Data records:
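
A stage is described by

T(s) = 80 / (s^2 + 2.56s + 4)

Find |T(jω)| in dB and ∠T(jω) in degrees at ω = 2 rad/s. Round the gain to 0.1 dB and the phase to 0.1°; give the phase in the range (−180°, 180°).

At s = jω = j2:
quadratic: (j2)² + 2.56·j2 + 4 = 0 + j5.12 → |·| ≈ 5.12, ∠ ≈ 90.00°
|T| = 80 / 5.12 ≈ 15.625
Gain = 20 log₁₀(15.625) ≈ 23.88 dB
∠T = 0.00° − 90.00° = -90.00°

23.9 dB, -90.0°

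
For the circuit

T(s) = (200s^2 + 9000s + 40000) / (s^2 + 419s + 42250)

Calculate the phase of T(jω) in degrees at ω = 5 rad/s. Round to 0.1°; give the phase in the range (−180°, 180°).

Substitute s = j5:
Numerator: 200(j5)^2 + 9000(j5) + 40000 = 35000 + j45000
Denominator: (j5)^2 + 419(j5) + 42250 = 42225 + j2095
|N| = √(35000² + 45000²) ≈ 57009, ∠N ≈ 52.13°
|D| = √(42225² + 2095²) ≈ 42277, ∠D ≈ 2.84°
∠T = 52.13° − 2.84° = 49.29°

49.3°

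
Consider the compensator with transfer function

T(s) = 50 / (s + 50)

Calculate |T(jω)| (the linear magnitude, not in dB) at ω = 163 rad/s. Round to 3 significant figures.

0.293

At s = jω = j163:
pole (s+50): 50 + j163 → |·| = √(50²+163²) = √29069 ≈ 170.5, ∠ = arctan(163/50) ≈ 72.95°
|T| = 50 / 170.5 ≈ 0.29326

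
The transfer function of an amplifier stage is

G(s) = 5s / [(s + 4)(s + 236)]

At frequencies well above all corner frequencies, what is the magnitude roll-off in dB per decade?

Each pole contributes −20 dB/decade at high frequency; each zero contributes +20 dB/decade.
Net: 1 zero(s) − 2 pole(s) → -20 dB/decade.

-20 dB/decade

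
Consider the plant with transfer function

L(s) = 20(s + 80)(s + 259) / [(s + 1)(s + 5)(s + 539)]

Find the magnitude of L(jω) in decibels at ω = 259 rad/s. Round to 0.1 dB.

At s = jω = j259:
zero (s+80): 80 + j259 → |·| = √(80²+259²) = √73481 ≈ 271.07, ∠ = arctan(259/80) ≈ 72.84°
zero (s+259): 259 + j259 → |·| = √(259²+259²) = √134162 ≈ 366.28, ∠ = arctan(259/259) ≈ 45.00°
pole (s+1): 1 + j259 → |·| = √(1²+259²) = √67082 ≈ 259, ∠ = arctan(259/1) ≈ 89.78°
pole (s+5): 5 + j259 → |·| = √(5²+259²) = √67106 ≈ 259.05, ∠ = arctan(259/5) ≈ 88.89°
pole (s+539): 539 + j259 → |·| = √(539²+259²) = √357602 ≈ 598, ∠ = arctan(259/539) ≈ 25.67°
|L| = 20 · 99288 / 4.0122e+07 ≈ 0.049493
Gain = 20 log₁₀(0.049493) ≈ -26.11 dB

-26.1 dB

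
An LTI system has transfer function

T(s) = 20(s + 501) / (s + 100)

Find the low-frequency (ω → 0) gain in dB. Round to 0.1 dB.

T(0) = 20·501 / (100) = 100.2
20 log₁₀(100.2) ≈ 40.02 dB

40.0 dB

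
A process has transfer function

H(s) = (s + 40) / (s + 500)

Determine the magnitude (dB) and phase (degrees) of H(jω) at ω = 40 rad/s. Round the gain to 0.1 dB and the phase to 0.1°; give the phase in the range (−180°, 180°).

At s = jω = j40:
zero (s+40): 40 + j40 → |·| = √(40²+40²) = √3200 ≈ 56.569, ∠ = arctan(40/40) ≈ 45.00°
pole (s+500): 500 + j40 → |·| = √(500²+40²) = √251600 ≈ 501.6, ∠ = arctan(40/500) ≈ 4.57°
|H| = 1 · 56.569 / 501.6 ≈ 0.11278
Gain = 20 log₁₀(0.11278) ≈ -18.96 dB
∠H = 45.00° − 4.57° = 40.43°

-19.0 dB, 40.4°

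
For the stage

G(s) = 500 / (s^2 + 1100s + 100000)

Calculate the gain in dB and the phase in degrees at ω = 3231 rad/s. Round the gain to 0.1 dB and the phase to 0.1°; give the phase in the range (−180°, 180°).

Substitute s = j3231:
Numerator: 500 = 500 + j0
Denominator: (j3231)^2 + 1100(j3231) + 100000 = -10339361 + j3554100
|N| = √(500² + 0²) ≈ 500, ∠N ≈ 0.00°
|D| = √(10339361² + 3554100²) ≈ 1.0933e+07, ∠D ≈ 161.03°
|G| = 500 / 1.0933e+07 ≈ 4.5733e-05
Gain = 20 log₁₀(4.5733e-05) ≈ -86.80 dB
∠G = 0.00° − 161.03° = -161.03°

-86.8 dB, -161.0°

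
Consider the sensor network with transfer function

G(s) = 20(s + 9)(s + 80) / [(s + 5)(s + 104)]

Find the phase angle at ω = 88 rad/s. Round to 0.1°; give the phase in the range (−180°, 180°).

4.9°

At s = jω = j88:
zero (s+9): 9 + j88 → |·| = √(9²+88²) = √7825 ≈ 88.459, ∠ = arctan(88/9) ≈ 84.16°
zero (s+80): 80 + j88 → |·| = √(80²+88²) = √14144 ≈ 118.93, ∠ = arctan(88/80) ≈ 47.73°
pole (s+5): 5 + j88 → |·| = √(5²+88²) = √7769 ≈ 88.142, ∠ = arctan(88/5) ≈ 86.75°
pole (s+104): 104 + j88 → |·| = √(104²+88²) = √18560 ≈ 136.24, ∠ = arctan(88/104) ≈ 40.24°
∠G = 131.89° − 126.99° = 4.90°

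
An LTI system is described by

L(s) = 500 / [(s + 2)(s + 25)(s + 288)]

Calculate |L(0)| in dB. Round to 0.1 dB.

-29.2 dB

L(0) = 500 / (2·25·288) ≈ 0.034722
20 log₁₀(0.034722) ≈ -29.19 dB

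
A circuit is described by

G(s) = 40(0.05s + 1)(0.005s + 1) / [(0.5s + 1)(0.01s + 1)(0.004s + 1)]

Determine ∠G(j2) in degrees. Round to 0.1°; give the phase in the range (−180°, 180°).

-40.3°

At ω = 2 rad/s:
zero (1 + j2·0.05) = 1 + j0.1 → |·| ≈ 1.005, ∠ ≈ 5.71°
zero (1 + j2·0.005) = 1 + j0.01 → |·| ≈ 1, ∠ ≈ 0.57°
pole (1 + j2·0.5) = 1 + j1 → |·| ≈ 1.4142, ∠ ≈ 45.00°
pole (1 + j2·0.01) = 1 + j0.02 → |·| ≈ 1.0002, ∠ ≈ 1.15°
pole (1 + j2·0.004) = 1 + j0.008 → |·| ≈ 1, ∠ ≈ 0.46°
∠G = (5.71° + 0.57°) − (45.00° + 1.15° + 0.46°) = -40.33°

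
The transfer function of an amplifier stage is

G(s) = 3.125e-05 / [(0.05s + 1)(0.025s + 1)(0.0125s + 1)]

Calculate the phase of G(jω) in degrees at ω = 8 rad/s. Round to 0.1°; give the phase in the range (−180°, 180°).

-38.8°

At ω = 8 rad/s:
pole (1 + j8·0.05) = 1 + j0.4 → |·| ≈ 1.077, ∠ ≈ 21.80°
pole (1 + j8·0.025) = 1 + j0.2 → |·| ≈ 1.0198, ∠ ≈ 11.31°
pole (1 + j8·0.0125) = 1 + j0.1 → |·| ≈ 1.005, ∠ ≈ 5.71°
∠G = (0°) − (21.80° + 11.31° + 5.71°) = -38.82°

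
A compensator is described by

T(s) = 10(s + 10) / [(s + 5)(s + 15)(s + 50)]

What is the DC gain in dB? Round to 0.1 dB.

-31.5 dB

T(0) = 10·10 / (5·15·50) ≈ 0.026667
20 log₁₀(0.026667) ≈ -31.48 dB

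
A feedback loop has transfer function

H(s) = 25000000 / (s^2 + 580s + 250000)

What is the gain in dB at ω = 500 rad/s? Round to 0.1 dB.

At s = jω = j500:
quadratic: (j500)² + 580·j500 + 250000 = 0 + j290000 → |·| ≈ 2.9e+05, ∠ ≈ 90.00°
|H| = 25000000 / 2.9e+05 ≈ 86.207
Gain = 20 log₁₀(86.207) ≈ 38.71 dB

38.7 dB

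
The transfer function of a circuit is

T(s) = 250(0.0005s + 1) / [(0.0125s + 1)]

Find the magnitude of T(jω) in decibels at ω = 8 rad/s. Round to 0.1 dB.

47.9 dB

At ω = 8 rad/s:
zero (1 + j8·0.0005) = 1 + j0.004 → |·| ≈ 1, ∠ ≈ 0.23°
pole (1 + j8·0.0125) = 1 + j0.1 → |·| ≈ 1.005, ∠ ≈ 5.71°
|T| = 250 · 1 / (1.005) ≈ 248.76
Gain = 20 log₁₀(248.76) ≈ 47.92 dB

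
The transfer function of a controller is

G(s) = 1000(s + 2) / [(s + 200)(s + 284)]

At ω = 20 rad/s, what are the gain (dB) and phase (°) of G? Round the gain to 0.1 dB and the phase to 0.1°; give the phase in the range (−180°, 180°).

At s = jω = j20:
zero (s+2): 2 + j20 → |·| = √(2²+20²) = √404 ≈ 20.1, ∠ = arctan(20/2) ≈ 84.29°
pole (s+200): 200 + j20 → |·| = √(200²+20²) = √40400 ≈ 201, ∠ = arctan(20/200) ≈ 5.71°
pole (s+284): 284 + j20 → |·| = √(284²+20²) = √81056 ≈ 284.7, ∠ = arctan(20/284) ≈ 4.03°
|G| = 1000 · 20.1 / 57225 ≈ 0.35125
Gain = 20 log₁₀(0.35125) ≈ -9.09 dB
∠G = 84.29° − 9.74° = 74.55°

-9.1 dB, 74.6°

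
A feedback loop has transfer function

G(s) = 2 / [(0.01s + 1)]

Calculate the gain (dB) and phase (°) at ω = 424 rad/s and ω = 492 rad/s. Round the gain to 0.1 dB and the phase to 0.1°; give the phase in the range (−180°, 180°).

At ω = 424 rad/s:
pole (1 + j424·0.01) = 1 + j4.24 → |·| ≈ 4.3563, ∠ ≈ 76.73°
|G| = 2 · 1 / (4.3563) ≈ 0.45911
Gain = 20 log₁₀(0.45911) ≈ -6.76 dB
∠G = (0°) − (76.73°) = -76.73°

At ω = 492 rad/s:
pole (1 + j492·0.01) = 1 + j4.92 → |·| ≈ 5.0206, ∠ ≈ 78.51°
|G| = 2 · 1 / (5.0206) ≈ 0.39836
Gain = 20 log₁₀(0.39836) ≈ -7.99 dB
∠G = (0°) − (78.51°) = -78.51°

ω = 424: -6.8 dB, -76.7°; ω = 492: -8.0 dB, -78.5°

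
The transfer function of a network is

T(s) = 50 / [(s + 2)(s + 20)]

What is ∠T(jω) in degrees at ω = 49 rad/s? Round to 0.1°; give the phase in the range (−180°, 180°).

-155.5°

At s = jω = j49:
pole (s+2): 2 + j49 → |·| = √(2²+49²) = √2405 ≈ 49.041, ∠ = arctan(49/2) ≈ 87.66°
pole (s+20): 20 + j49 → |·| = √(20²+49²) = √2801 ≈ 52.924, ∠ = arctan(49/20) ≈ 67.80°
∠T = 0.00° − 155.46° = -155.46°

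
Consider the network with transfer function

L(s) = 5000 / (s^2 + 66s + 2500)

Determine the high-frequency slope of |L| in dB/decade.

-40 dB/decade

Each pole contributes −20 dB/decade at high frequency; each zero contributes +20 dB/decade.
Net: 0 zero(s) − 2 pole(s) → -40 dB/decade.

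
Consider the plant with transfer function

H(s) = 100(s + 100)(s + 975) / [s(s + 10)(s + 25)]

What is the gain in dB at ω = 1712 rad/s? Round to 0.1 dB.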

Task: Taking the entries above, print exactly the lines starting at the line with "Calculate the phase of G(jω)" and ending at the line with "G(s) = 1000(s + 2) / [(s + 200)(s + 284)]", both included.

Solved problem:
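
Calculate the phase of G(jω) in degrees at ω = 8 rad/s. Round to 0.1°; give the phase in the range (−180°, 180°).

-38.8°

At ω = 8 rad/s:
pole (1 + j8·0.05) = 1 + j0.4 → |·| ≈ 1.077, ∠ ≈ 21.80°
pole (1 + j8·0.025) = 1 + j0.2 → |·| ≈ 1.0198, ∠ ≈ 11.31°
pole (1 + j8·0.0125) = 1 + j0.1 → |·| ≈ 1.005, ∠ ≈ 5.71°
∠G = (0°) − (21.80° + 11.31° + 5.71°) = -38.82°

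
A compensator is described by

T(s) = 10(s + 10) / [(s + 5)(s + 15)(s + 50)]

What is the DC gain in dB? Round to 0.1 dB.

-31.5 dB

T(0) = 10·10 / (5·15·50) ≈ 0.026667
20 log₁₀(0.026667) ≈ -31.48 dB

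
A feedback loop has transfer function

H(s) = 25000000 / (s^2 + 580s + 250000)

What is the gain in dB at ω = 500 rad/s? Round to 0.1 dB.

At s = jω = j500:
quadratic: (j500)² + 580·j500 + 250000 = 0 + j290000 → |·| ≈ 2.9e+05, ∠ ≈ 90.00°
|H| = 25000000 / 2.9e+05 ≈ 86.207
Gain = 20 log₁₀(86.207) ≈ 38.71 dB

38.7 dB

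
The transfer function of a circuit is

T(s) = 250(0.0005s + 1) / [(0.0125s + 1)]

Find the magnitude of T(jω) in decibels at ω = 8 rad/s. Round to 0.1 dB.

47.9 dB

At ω = 8 rad/s:
zero (1 + j8·0.0005) = 1 + j0.004 → |·| ≈ 1, ∠ ≈ 0.23°
pole (1 + j8·0.0125) = 1 + j0.1 → |·| ≈ 1.005, ∠ ≈ 5.71°
|T| = 250 · 1 / (1.005) ≈ 248.76
Gain = 20 log₁₀(248.76) ≈ 47.92 dB

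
The transfer function of a controller is

G(s) = 1000(s + 2) / [(s + 200)(s + 284)]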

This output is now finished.